::: PROVIDED DATA

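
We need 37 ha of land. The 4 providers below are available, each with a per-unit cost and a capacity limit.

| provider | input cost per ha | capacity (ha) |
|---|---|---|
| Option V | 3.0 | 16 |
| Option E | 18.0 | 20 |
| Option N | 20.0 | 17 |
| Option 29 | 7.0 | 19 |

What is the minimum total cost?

Cheapest first:
Option V at 3.0: take all 16 ha → 21 still needed.
Take 19 from Option 29 at 7.0 → need 2 more.
Take 2 from Option E at 18.0 to finish.
Option N: unused.
Cost = 16×3.0 + 19×7.0 + 2×18.0 = 217.

217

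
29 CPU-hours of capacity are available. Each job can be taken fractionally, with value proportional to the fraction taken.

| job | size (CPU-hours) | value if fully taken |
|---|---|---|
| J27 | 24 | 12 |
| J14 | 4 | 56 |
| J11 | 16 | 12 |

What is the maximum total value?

72.5

Sort by value density: J14 56/4≈14, J11 12/16≈0.75, J27 12/24≈0.5.
Take all of J14 (4 CPU-hours, value 56) → 25 CPU-hours left.
Take all of J11 (16 CPU-hours, value 12) → 9 CPU-hours left.
9 CPU-hours left: a 9/24 share of J27 gives 12×9/24 = 4.5.
Total value = 72.5.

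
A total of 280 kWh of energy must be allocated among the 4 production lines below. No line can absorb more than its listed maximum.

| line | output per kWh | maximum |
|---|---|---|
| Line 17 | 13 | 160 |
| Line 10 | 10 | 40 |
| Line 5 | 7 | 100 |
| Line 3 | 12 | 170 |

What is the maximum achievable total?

Highest output per kWh first: Line 17 13 > Line 3 12 > Line 10 10 > Line 5 7.
Line 17 takes 160 to reach its cap of 160 — 120 left.
Only 120 left; Line 3 takes them to reach 120.
Total = 13×160 + 12×120 = 3520.

3520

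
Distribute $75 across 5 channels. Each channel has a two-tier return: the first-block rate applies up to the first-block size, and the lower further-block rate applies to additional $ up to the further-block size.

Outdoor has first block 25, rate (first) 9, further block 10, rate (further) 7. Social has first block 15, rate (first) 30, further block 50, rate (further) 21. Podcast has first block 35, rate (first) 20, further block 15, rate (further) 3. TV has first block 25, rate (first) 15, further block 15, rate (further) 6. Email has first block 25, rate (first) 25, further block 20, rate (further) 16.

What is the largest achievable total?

Rank every tier by rate: Social/T1 30 > Email/T1 25 > Social/T2 21 > Podcast/T1 20 > Email/T2 16 > TV/T1 15 > Outdoor/T1 9 > Outdoor/T2 7 > TV/T2 6 > Podcast/T2 3.
Social/T1 (30): +15 ; 60 left.
Email T1 at 25: fill all 25 ; 35 left.
35 remain; put them into Social T2 at 21.
Total = 30×15 + 25×25 + 21×35 = 1810.

1810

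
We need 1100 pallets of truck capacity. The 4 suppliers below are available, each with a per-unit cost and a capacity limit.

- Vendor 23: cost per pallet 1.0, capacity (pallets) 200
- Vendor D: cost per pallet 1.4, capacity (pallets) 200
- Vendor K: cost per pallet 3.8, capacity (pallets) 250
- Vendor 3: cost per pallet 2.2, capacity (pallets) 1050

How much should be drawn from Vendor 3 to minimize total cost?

700

Use suppliers in increasing cost order.
Take 200 from Vendor 23 at 1.0 → need 900 more.
Take 200 from Vendor D at 1.4 → need 700 more.
Take 700 from Vendor 3 at 2.2 to finish.
Vendor K: unused.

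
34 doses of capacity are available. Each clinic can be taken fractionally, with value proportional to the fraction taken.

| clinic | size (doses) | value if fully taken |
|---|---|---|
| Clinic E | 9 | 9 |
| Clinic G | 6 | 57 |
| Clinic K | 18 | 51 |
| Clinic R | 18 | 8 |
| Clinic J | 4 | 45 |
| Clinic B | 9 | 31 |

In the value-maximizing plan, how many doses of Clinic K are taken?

15

Best value per unit of size first: Clinic J 45/4≈11.2, Clinic G 57/6≈9.5, Clinic B 31/9≈3.44, Clinic K 51/18≈2.83, Clinic E 9/9≈1, Clinic R 8/18≈0.444.
Take all of Clinic J (4 doses, value 45) ; 30 doses left.
Clinic G: take in full, 6 doses for value 57 ; 24 left.
Take all of Clinic B (9 doses, value 31) ; 15 doses left.
15 doses left: a 15/18 share of Clinic K gives 51×15/18 = 42.5.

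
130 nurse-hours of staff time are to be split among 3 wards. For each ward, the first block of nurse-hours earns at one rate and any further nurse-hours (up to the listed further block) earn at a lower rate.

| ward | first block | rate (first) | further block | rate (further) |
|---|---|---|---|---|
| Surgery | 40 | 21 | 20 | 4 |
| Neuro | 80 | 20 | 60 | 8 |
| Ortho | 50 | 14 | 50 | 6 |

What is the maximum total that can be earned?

Treat each block as its own option and order by rate: Surgery/first 21 > Neuro/first 20 > Ortho/first 14 > Neuro/second 8 > Ortho/second 6 > Surgery/second 4.
Surgery/first (21): +40 — 90 left.
Fill Neuro first block (80 at 20) — 10 left.
Ortho first at 14: only 10 left, fill 10.
Total = 21×40 + 20×80 + 14×10 = 2580.

2580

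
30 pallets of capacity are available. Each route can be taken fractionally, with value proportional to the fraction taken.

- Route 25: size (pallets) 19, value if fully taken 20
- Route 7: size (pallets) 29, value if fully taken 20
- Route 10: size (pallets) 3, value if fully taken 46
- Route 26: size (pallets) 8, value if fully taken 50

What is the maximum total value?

116

Rank by value-to-size ratio: Route 10 46/3≈15.3, Route 26 50/8≈6.25, Route 25 20/19≈1.05, Route 7 20/29≈0.69.
Route 10: take in full, 3 pallets for value 46 → 27 left.
Route 26: take in full, 8 pallets for value 50 → 19 left.
Route 25: take in full, 19 pallets for value 20 → 0 left.
Total value = 116.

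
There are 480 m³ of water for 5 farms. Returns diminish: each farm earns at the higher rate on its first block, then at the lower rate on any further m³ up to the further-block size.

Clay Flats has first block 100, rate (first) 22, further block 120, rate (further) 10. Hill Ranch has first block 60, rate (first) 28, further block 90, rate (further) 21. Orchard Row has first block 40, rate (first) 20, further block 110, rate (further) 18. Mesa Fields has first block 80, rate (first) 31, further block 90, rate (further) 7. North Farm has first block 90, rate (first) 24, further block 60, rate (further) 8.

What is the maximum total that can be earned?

Order all 10 blocks by rate: Mesa Fields/first 31 > Hill Ranch/first 28 > North Farm/first 24 > Clay Flats/first 22 > Hill Ranch/second 21 > Orchard Row/first 20 > Orchard Row/second 18 > Clay Flats/second 10 > North Farm/second 8 > Mesa Fields/second 7.
Mesa Fields first at 31: fill all 80 ; 400 left.
Fill Hill Ranch first block (60 at 28) ; 340 left.
North Farm/first (24): +90 ; 250 left.
Clay Flats first at 22: fill all 100 ; 150 left.
Hill Ranch second at 21: fill all 90 ; 60 left.
Orchard Row/first (20): +40 ; 20 left.
20 remain; put them into Orchard Row second at 18.
Total = 31×80 + 28×60 + 24×90 + 22×100 + 21×90 + 20×40 + 18×20 = 11570.

11570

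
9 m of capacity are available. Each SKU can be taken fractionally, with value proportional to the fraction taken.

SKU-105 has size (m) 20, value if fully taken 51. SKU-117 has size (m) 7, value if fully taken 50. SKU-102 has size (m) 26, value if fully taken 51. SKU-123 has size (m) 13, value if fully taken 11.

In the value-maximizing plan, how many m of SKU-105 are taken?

Sort by value density: SKU-117 50/7≈7.14, SKU-105 51/20≈2.55, SKU-102 51/26≈1.96, SKU-123 11/13≈0.846.
SKU-117: take in full, 7 m for value 50 — 2 left.
Only 2 m remain; take 2/20 of SKU-105 for value 51×2/20 = 5.1.

2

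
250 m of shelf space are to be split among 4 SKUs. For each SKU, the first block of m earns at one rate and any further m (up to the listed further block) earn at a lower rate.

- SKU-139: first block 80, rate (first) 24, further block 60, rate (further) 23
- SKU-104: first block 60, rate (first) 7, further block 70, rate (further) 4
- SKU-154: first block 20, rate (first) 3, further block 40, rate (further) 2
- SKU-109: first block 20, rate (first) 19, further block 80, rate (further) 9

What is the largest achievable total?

Rank every tier by rate: SKU-139/tier1 24 > SKU-139/tier2 23 > SKU-109/tier1 19 > SKU-109/tier2 9 > SKU-104/tier1 7 > SKU-104/tier2 4 > SKU-154/tier1 3 > SKU-154/tier2 2.
SKU-139 tier1 at 24: fill all 80 ; 170 left.
SKU-139 tier2 at 23: fill all 60 ; 110 left.
Fill SKU-109 tier1 block (20 at 19) ; 90 left.
Fill SKU-109 tier2 block (80 at 9) ; 10 left.
10 remain; put them into SKU-104 tier1 at 7.
Total = 24×80 + 23×60 + 19×20 + 9×80 + 7×10 = 4470.

4470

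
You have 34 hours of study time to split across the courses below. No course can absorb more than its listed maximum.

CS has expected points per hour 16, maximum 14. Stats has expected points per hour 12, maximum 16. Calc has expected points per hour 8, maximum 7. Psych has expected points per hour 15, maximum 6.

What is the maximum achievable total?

482

Order the courses by expected points per hour: CS 16 > Psych 15 > Stats 12 > Calc 8.
CS takes 14 to reach its cap of 14 — 20 left.
Give Psych 6 to hit its cap of 6 — 14 left.
Stats has room for 16 but only 14 remain, so it gets 14.
Total = 16×14 + 12×14 + 15×6 = 482.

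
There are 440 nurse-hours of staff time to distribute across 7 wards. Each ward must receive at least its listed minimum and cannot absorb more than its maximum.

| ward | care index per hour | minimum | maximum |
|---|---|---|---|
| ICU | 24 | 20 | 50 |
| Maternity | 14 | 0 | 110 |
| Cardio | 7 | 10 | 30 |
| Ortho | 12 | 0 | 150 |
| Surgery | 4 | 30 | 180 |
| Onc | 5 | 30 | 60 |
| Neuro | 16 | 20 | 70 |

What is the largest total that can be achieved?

Meeting every minimum uses 20+0+10+0+30+30+20 = 110 nurse-hours, leaving 330.
Rank by care index per hour: ICU 24 > Neuro 16 > Maternity 14 > Ortho 12 > Cardio 7 > Onc 5 > Surgery 4.
ICU: +30 to 50 (cap) → 300 left.
Neuro: +50 to 70 (cap) → 250 left.
Maternity takes 110 more to reach its cap of 110 → 140 left.
Only 140 left; Ortho takes them to reach 140.
Total = 24×50 + 14×110 + 7×10 + 12×140 + 4×30 + 5×30 + 16×70 = 5880.

5880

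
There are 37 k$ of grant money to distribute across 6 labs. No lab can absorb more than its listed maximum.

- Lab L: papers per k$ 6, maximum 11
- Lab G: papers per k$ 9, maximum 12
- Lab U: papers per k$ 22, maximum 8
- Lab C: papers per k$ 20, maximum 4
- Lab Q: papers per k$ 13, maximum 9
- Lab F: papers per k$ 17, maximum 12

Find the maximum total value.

Rank by papers per k$: Lab U 22 > Lab C 20 > Lab F 17 > Lab Q 13 > Lab G 9 > Lab L 6.
Give Lab U 8 to hit its cap of 8 → 29 left.
Lab C takes 4 to reach its cap of 4 → 25 left.
Lab F: +12 to 12 (cap) → 13 left.
Lab Q: +9 to 9 (cap) → 4 left.
Only 4 left; Lab G takes them to reach 4.
Total = 9×4 + 22×8 + 20×4 + 13×9 + 17×12 = 613.

613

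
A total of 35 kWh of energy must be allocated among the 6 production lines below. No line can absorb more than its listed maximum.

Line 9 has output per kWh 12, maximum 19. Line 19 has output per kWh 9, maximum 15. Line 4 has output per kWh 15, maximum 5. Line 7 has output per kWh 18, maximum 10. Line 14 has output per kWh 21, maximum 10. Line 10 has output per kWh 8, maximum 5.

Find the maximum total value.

585

Order the production lines by output per kWh: Line 14 21 > Line 7 18 > Line 4 15 > Line 9 12 > Line 19 9 > Line 10 8.
Line 14 takes 10 to reach its cap of 10 ; 25 left.
Give Line 7 10 to hit its cap of 10 ; 15 left.
Line 4 takes 5 to reach its cap of 5 ; 10 left.
Line 9: +10 (room for 19) → 10. Pool exhausted.
Total = 12×10 + 15×5 + 18×10 + 21×10 = 585.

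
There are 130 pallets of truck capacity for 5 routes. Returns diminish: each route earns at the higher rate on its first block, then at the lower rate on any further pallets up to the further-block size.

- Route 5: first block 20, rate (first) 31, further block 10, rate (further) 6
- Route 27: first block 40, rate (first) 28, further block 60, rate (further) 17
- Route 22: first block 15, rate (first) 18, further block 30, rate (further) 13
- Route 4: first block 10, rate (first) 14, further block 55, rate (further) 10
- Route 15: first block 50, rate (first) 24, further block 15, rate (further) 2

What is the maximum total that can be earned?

Treat each block as its own option and order by rate: Route 5/tier1 31 > Route 27/tier1 28 > Route 15/tier1 24 > Route 22/tier1 18 > Route 27/tier2 17 > Route 4/tier1 14 > Route 22/tier2 13 > Route 4/tier2 10 > Route 5/tier2 6 > Route 15/tier2 2.
Route 5/tier1 (31): +20 ; 110 left.
Fill Route 27 tier1 block (40 at 28) ; 70 left.
Fill Route 15 tier1 block (50 at 24) ; 20 left.
Route 22/tier1 (18): +15 ; 5 left.
Route 27/tier2: +5 of 60 at 17; pool empty.
Total = 31×20 + 28×40 + 24×50 + 18×15 + 17×5 = 3295.

3295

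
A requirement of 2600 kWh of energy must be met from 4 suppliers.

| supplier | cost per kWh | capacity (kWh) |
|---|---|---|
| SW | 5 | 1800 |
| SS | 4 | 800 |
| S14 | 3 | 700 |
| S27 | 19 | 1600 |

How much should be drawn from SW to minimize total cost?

Cheapest first:
S14 at 3: take all 700 kWh ; 1900 still needed.
Take 800 from SS at 4 ; need 1100 more.
SW at 5: take 1100 of its 1800 ; requirement met.
S27: unused.

1100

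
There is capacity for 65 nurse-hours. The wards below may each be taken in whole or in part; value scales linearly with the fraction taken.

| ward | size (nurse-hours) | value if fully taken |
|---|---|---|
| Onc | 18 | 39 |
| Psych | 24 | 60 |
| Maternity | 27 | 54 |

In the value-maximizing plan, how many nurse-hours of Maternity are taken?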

::::::

Output the material above exactly, but only from the line that carries "Clinic G | 6 | 57 |" through the line that carries "Clinic B | 9 | 31 |".

> _EXPECTED ANSWER_:
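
| Clinic G | 6 | 57 |
| Clinic K | 18 | 51 |
| Clinic R | 18 | 8 |
| Clinic J | 4 | 45 |
| Clinic B | 9 | 31 |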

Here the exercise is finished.